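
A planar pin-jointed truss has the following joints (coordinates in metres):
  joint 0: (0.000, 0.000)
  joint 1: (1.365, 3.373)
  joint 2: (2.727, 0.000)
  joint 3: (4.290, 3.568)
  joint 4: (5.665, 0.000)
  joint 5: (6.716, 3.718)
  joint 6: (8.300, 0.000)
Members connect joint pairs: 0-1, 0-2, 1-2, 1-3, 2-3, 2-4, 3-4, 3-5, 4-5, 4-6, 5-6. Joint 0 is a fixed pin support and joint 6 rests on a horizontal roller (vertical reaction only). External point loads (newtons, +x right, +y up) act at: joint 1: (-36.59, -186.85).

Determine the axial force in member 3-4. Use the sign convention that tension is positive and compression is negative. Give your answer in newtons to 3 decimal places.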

--------------------------------------------------

Work instructions – Please give every entry again, precisely as it appears.

The answer –
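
A planar pin-jointed truss has the following joints (coordinates in metres):
  joint 0: (0.000, 0.000)
  joint 1: (1.365, 3.373)
  joint 2: (2.727, 0.000)
  joint 3: (4.290, 3.568)
  joint 4: (5.665, 0.000)
  joint 5: (6.716, 3.718)
  joint 6: (8.300, 0.000)
Members connect joint pairs: 0-1, 0-2, 1-2, 1-3, 2-3, 2-4, 3-4, 3-5, 4-5, 4-6, 5-6. Joint 0 is a fixed pin support and joint 6 rests on a horizontal roller (vertical reaction only). External point loads (newtons, +x right, +y up) act at: joint 1: (-36.59, -186.85).

Determine the axial force in member 3-4. Use the sign convention that tension is positive and compression is negative. Give your answer in newtons to 3 decimal places.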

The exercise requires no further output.